(Source records)
---------------
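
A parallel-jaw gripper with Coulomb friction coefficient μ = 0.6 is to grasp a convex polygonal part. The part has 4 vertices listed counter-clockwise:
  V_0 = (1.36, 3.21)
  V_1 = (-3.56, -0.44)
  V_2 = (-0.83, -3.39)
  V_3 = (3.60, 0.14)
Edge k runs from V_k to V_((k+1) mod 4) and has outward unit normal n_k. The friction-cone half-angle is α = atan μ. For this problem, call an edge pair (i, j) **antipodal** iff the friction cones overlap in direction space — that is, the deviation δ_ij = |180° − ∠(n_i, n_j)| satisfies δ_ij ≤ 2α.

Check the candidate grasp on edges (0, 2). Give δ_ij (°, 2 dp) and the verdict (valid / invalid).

α = atan 0.6 = 30.96°;  2α = 61.93°
edge 0: e_0 = (-4.92, -3.65);  n_0 = (-0.5958, +0.8031)
edge 2: e_2 = (+4.43, +3.53);  n_2 = (+0.6232, -0.7821)
∠(n_0, n_2) = 178.02°
δ = |180° − 178.02°| = 1.98°
1.98° ≤ 2α = 61.93°  →  valid

δ = 1.98°, valid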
---------------
Exercise description: Extract every line from the one containing "Edge k runs" to the end of the entries, including both of those lines, exactly as given and with nothing added.

Finished task:
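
Edge k runs from V_k to V_((k+1) mod 4) and has outward unit normal n_k. The friction-cone half-angle is α = atan μ. For this problem, call an edge pair (i, j) **antipodal** iff the friction cones overlap in direction space — that is, the deviation δ_ij = |180° − ∠(n_i, n_j)| satisfies δ_ij ≤ 2α.

Check the candidate grasp on edges (0, 2). Give δ_ij (°, 2 dp) and the verdict (valid / invalid).

α = atan 0.6 = 30.96°;  2α = 61.93°
edge 0: e_0 = (-4.92, -3.65);  n_0 = (-0.5958, +0.8031)
edge 2: e_2 = (+4.43, +3.53);  n_2 = (+0.6232, -0.7821)
∠(n_0, n_2) = 178.02°
δ = |180° − 178.02°| = 1.98°
1.98° ≤ 2α = 61.93°  →  valid

δ = 1.98°, valid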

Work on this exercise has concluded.